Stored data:

::::::::::

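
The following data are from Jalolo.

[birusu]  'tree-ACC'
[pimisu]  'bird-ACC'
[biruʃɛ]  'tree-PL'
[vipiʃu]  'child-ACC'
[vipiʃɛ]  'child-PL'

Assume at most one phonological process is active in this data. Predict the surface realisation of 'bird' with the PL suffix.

'tree' shows [s] ~ [ʃ] at the end of the stem ([birusu] vs [biruʃɛ]).
The stem 'child' ([vipiʃu], [vipiʃɛ]) shows [ʃ] unchanged in both environments, so [ʃ] cannot be basic with [s] derived before the ACC suffix.
The alternation reflects palatalization before a front vowel: /s/ becomes palato-alveolar [ʃ] before a front vowel. /s/ is underlying.
From [pimisu] the stem 'bird' is /pimis/; before a front vowel this yields [pimiʃɛ].

[pimiʃɛ]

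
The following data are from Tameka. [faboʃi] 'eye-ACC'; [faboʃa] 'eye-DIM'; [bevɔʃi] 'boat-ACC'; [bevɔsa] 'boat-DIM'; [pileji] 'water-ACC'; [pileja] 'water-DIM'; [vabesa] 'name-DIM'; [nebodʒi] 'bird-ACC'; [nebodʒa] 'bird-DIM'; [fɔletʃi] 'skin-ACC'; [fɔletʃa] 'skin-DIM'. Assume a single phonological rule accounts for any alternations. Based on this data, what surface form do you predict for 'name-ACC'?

In [bevɔʃi] and [bevɔsa] the final segment of 'boat' alternates: [ʃ] ~ [s].
Compare 'eye', with invariant [ʃ] in [faboʃi] and [faboʃa]: an analysis with underlying /ʃ/ and a rule producing [s] before the DIM suffix would wrongly predict alternation here too.
So /s/ is underlying, and a rule of palatalization before a front vowel — /s/ becomes palato-alveolar [ʃ] before a front vowel — gives [ʃ].
From [vabesa] the stem 'name' is /vabes/; before a front vowel this yields [vabeʃi].

[vabeʃi]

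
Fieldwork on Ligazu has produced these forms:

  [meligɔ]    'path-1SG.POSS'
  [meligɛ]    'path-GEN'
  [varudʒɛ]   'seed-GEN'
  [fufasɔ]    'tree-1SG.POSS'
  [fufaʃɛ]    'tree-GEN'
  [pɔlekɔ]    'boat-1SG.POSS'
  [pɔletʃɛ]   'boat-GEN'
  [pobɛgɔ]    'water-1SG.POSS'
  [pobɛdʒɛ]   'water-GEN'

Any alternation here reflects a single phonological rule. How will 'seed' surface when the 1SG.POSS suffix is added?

[varugɔ]

'water' shows [g] ~ [dʒ] at the end of the stem ([pobɛgɔ] vs [pobɛdʒɛ]).
If /g/ were underlying and a rule turned it into [dʒ] before the GEN suffix, 'path' would also alternate; but it has [g] in both [meligɔ] and [meligɛ].
Therefore /dʒ/ is basic and [g] is derived by depalatalization (palato-alveolar /tʃ/, /dʒ/ and /ʃ/ become [k], [g] and [s] when no front vowel follows).
The one attested form of 'seed', [varudʒɛ], shows underlying /varudʒ/. Applying the same rule when no front vowel follows gives [varugɔ].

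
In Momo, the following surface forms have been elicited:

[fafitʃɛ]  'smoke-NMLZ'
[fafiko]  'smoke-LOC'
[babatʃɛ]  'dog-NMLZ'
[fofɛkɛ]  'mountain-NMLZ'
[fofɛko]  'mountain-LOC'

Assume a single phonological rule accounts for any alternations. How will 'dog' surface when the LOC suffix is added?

[babako]

'smoke' shows [tʃ] ~ [k] at the end of the stem ([fafitʃɛ] vs [fafiko]).
Compare 'mountain', with invariant [k] in [fofɛkɛ] and [fofɛko]: an analysis with underlying /k/ and a rule producing [tʃ] before the NMLZ suffix would wrongly predict alternation here too.
The alternation reflects depalatalization: palato-alveolar /tʃ/ becomes [k] when no front vowel follows. /tʃ/ is underlying.
The one attested form of 'dog', [babatʃɛ], shows underlying /babatʃ/. Applying the same rule when no front vowel follows gives [babako].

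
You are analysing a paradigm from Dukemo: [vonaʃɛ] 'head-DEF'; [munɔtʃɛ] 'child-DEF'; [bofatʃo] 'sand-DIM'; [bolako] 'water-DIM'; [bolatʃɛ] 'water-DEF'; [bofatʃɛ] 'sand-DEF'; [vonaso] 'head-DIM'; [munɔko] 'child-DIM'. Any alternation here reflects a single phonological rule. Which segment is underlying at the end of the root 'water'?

/k/

The root 'water' surfaces as [bolako] and [bolatʃɛ], with a stem-final [k] ~ [tʃ] alternation.
The stem 'sand' ([bofatʃo], [bofatʃɛ]) shows [tʃ] unchanged in both environments, so [tʃ] cannot be basic with [k] derived before the DIM suffix.
So /k/ is underlying, and a rule of palatalization before a front vowel — /k/ and /s/ become palato-alveolar [tʃ] and [ʃ] before a front vowel — gives [tʃ].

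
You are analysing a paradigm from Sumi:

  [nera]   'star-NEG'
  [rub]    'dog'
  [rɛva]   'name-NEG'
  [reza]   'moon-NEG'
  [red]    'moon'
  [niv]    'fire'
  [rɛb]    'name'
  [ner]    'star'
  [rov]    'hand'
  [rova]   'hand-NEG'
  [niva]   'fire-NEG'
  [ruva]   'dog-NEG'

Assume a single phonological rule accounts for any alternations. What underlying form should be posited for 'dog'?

The root 'dog' surfaces as [ruva] and [rub], with a stem-final [v] ~ [b] alternation.
Compare 'hand', with invariant [v] in [rova] and [rov]: an analysis with underlying /v/ and a rule producing [b] in isolation would wrongly predict alternation here too.
Therefore /b/ is basic and [v] is derived by intervocalic spirantization (voiced stops become fricatives between vowels).
So 'dog' = /rub/.

/rub/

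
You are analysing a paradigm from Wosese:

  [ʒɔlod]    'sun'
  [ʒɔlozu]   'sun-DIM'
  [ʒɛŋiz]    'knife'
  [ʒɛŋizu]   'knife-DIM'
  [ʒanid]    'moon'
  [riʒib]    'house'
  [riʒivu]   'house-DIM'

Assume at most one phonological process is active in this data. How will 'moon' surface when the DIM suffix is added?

'sun' shows [d] ~ [z] at the end of the stem ([ʒɔlod] vs [ʒɔlozu]).
If /z/ were underlying and a rule turned it into [d] in isolation, 'knife' would also alternate; but it has [z] in both [ʒɛŋiz] and [ʒɛŋizu].
The alternation reflects intervocalic spirantization: voiced stops become fricatives between vowels. /d/ is underlying.
From [ʒanid] the stem 'moon' is /ʒanid/; between vowels this yields [ʒanizu].

[ʒanizu]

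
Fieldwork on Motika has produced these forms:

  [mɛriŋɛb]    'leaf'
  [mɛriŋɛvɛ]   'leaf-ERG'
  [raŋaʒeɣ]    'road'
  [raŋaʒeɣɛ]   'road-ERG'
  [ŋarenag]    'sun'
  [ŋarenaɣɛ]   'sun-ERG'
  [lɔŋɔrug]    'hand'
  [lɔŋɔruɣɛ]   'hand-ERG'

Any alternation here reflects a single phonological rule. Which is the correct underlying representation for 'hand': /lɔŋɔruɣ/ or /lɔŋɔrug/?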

::::::::::

### WORK ORDER
Could you transcribe the records in full, exactly?

### RESPONSE AREA
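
The following data are from Jalolo.

[birusu]  'tree-ACC'
[pimisu]  'bird-ACC'
[biruʃɛ]  'tree-PL'
[vipiʃu]  'child-ACC'
[vipiʃɛ]  'child-PL'

Assume at most one phonological process is active in this data. Predict the surface realisation of 'bird' with the PL suffix.

'tree' shows [s] ~ [ʃ] at the end of the stem ([birusu] vs [biruʃɛ]).
The stem 'child' ([vipiʃu], [vipiʃɛ]) shows [ʃ] unchanged in both environments, so [ʃ] cannot be basic with [s] derived before the ACC suffix.
The alternation reflects palatalization before a front vowel: /s/ becomes palato-alveolar [ʃ] before a front vowel. /s/ is underlying.
From [pimisu] the stem 'bird' is /pimis/; before a front vowel this yields [pimiʃɛ].

[pimiʃɛ]

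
The following data are from Tameka. [faboʃi] 'eye-ACC'; [faboʃa] 'eye-DIM'; [bevɔʃi] 'boat-ACC'; [bevɔsa] 'boat-DIM'; [pileji] 'water-ACC'; [pileja] 'water-DIM'; [vabesa] 'name-DIM'; [nebodʒi] 'bird-ACC'; [nebodʒa] 'bird-DIM'; [fɔletʃi] 'skin-ACC'; [fɔletʃa] 'skin-DIM'. Assume a single phonological rule accounts for any alternations. Based on this data, what surface form do you predict for 'name-ACC'?

In [bevɔʃi] and [bevɔsa] the final segment of 'boat' alternates: [ʃ] ~ [s].
Compare 'eye', with invariant [ʃ] in [faboʃi] and [faboʃa]: an analysis with underlying /ʃ/ and a rule producing [s] before the DIM suffix would wrongly predict alternation here too.
So /s/ is underlying, and a rule of palatalization before a front vowel — /s/ becomes palato-alveolar [ʃ] before a front vowel — gives [ʃ].
From [vabesa] the stem 'name' is /vabes/; before a front vowel this yields [vabeʃi].

[vabeʃi]

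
Fieldwork on Ligazu has produced these forms:

  [meligɔ]    'path-1SG.POSS'
  [meligɛ]    'path-GEN'
  [varudʒɛ]   'seed-GEN'
  [fufasɔ]    'tree-1SG.POSS'
  [fufaʃɛ]    'tree-GEN'
  [pɔlekɔ]    'boat-1SG.POSS'
  [pɔletʃɛ]   'boat-GEN'
  [pobɛgɔ]    'water-1SG.POSS'
  [pobɛdʒɛ]   'water-GEN'

Any alternation here reflects a single phonological rule. How will 'seed' surface when the 1SG.POSS suffix is added?

[varugɔ]

'water' shows [g] ~ [dʒ] at the end of the stem ([pobɛgɔ] vs [pobɛdʒɛ]).
If /g/ were underlying and a rule turned it into [dʒ] before the GEN suffix, 'path' would also alternate; but it has [g] in both [meligɔ] and [meligɛ].
Therefore /dʒ/ is basic and [g] is derived by depalatalization (palato-alveolar /tʃ/, /dʒ/ and /ʃ/ become [k], [g] and [s] when no front vowel follows).
The one attested form of 'seed', [varudʒɛ], shows underlying /varudʒ/. Applying the same rule when no front vowel follows gives [varugɔ].

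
In Momo, the following surface forms have been elicited:

[fafitʃɛ]  'smoke-NMLZ'
[fafiko]  'smoke-LOC'
[babatʃɛ]  'dog-NMLZ'
[fofɛkɛ]  'mountain-NMLZ'
[fofɛko]  'mountain-LOC'

Assume a single phonological rule accounts for any alternations. How will 'dog' surface when the LOC suffix is added?

[babako]

'smoke' shows [tʃ] ~ [k] at the end of the stem ([fafitʃɛ] vs [fafiko]).
Compare 'mountain', with invariant [k] in [fofɛkɛ] and [fofɛko]: an analysis with underlying /k/ and a rule producing [tʃ] before the NMLZ suffix would wrongly predict alternation here too.
The alternation reflects depalatalization: palato-alveolar /tʃ/ becomes [k] when no front vowel follows. /tʃ/ is underlying.
The one attested form of 'dog', [babatʃɛ], shows underlying /babatʃ/. Applying the same rule when no front vowel follows gives [babako].

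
You are analysing a paradigm from Dukemo: [vonaʃɛ] 'head-DEF'; [munɔtʃɛ] 'child-DEF'; [bofatʃo] 'sand-DIM'; [bolako] 'water-DIM'; [bolatʃɛ] 'water-DEF'; [bofatʃɛ] 'sand-DEF'; [vonaso] 'head-DIM'; [munɔko] 'child-DIM'. Any alternation here reflects a single phonological rule. Which segment is underlying at the end of the root 'water'?

/k/

The root 'water' surfaces as [bolako] and [bolatʃɛ], with a stem-final [k] ~ [tʃ] alternation.
The stem 'sand' ([bofatʃo], [bofatʃɛ]) shows [tʃ] unchanged in both environments, so [tʃ] cannot be basic with [k] derived before the DIM suffix.
So /k/ is underlying, and a rule of palatalization before a front vowel — /k/ and /s/ become palato-alveolar [tʃ] and [ʃ] before a front vowel — gives [tʃ].

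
You are analysing a paradigm from Sumi:

  [nera]   'star-NEG'
  [rub]    'dog'
  [rɛva]   'name-NEG'
  [reza]   'moon-NEG'
  [red]    'moon'
  [niv]    'fire'
  [rɛb]    'name'
  [ner]    'star'
  [rov]    'hand'
  [rova]   'hand-NEG'
  [niva]   'fire-NEG'
  [ruva]   'dog-NEG'

Assume a single phonological rule accounts for any alternations. What underlying form should be posited for 'dog'?

The root 'dog' surfaces as [ruva] and [rub], with a stem-final [v] ~ [b] alternation.
Compare 'hand', with invariant [v] in [rova] and [rov]: an analysis with underlying /v/ and a rule producing [b] in isolation would wrongly predict alternation here too.
Therefore /b/ is basic and [v] is derived by intervocalic spirantization (voiced stops become fricatives between vowels).
So 'dog' = /rub/.

/rub/

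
You are analysing a paradigm from Wosese:

  [ʒɔlod]    'sun'
  [ʒɔlozu]   'sun-DIM'
  [ʒɛŋiz]    'knife'
  [ʒɛŋizu]   'knife-DIM'
  [ʒanid]    'moon'
  [riʒib]    'house'
  [riʒivu]   'house-DIM'

Assume at most one phonological process is active in this data. How will 'moon' surface when the DIM suffix is added?

'sun' shows [d] ~ [z] at the end of the stem ([ʒɔlod] vs [ʒɔlozu]).
If /z/ were underlying and a rule turned it into [d] in isolation, 'knife' would also alternate; but it has [z] in both [ʒɛŋiz] and [ʒɛŋizu].
The alternation reflects intervocalic spirantization: voiced stops become fricatives between vowels. /d/ is underlying.
From [ʒanid] the stem 'moon' is /ʒanid/; between vowels this yields [ʒanizu].

[ʒanizu]

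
Fieldwork on Motika has produced these forms:

  [mɛriŋɛb]    'leaf'
  [mɛriŋɛvɛ]   'leaf-ERG'
  [raŋaʒeɣ]    'road'
  [raŋaʒeɣɛ]   'road-ERG'
  [ŋarenag]    'sun'
  [ŋarenaɣɛ]   'sun-ERG'
  [lɔŋɔrug]    'hand'
  [lɔŋɔruɣɛ]   'hand-ERG'

Any alternation here reflects a single phonological rule. Which is the correct underlying representation for 'hand': /lɔŋɔruɣ/ or /lɔŋɔrug/?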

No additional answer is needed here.